**What to work on**
Each of the following records is to be output exactly.

━━ Records to process

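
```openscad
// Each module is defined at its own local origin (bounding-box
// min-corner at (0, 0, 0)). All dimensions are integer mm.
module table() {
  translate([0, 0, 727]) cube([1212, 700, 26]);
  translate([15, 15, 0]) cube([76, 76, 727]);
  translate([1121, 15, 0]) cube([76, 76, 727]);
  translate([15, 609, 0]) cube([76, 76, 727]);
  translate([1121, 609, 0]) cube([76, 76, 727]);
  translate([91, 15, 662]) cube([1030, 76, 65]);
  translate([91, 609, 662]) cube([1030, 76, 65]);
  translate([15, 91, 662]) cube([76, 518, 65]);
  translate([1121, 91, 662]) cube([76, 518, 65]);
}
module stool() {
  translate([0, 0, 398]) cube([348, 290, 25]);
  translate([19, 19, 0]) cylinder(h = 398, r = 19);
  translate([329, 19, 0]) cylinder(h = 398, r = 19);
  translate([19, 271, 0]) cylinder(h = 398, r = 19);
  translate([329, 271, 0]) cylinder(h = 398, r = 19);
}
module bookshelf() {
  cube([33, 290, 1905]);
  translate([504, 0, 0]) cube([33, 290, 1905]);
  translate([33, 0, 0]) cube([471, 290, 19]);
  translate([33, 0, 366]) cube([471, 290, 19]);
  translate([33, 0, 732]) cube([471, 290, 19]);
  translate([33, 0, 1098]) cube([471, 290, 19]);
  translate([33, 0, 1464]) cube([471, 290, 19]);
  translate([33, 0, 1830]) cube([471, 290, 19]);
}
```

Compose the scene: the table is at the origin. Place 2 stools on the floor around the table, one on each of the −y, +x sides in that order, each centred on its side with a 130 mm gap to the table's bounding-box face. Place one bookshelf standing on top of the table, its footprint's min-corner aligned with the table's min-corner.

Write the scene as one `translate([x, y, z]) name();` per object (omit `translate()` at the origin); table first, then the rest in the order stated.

table();
translate([432, -420, 0]) stool();
translate([1342, 205, 0]) stool();
translate([0, 0, 753]) bookshelf();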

━━━━

**Written response**
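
```openscad
// Each module is defined at its own local origin (bounding-box
// min-corner at (0, 0, 0)). All dimensions are integer mm.
module table() {
  translate([0, 0, 727]) cube([1212, 700, 26]);
  translate([15, 15, 0]) cube([76, 76, 727]);
  translate([1121, 15, 0]) cube([76, 76, 727]);
  translate([15, 609, 0]) cube([76, 76, 727]);
  translate([1121, 609, 0]) cube([76, 76, 727]);
  translate([91, 15, 662]) cube([1030, 76, 65]);
  translate([91, 609, 662]) cube([1030, 76, 65]);
  translate([15, 91, 662]) cube([76, 518, 65]);
  translate([1121, 91, 662]) cube([76, 518, 65]);
}
module stool() {
  translate([0, 0, 398]) cube([348, 290, 25]);
  translate([19, 19, 0]) cylinder(h = 398, r = 19);
  translate([329, 19, 0]) cylinder(h = 398, r = 19);
  translate([19, 271, 0]) cylinder(h = 398, r = 19);
  translate([329, 271, 0]) cylinder(h = 398, r = 19);
}
module bookshelf() {
  cube([33, 290, 1905]);
  translate([504, 0, 0]) cube([33, 290, 1905]);
  translate([33, 0, 0]) cube([471, 290, 19]);
  translate([33, 0, 366]) cube([471, 290, 19]);
  translate([33, 0, 732]) cube([471, 290, 19]);
  translate([33, 0, 1098]) cube([471, 290, 19]);
  translate([33, 0, 1464]) cube([471, 290, 19]);
  translate([33, 0, 1830]) cube([471, 290, 19]);
}
```

Compose the scene: the table is at the origin. Place 2 stools on the floor around the table, one on each of the −y, +x sides in that order, each centred on its side with a 130 mm gap to the table's bounding-box face. Place one bookshelf standing on top of the table, its footprint's min-corner aligned with the table's min-corner.

Write the scene as one `translate([x, y, z]) name();` per object (omit `translate()` at the origin); table first, then the rest in the order stated.

table();
translate([432, -420, 0]) stool();
translate([1342, 205, 0]) stool();
translate([0, 0, 753]) bookshelf();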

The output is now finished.